== Segment start ==

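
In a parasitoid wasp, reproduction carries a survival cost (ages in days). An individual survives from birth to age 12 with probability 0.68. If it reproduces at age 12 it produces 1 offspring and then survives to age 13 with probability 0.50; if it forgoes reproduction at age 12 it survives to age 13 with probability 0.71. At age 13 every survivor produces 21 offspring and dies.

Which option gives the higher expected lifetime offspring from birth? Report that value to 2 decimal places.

10.14

breed at age 12: R₀ = 0.68 × (1 + 0.50 × 21) = 0.68 × 11.5000 = 7.8200
delay to age 13: R₀ = 0.68 × (0.71 × 21) = 0.68 × 14.9100 = 10.1388
Higher: delay to age 13 (10.1388).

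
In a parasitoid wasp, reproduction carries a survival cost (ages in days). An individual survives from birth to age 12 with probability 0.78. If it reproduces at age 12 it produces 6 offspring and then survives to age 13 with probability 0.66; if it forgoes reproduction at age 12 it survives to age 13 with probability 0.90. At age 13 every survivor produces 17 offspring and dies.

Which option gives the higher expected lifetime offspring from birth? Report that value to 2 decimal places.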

== Segment end ==

Copy the records above exactly, starting at the line that contains "17 offspring and dies." and ending at the last line, and leave out all earlier lines.

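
In a parasitoid wasp, reproduction carries a survival cost (ages in days). An individual survives from birth to age 12 with probability 0.78. If it reproduces at age 12 it produces 6 offspring and then survives to age 13 with probability 0.66; if it forgoes reproduction at age 12 it survives to age 13 with probability 0.90. At age 13 every survivor produces 17 offspring and dies.

Which option gives the higher expected lifetime offspring from birth? Report that value to 2 decimal places.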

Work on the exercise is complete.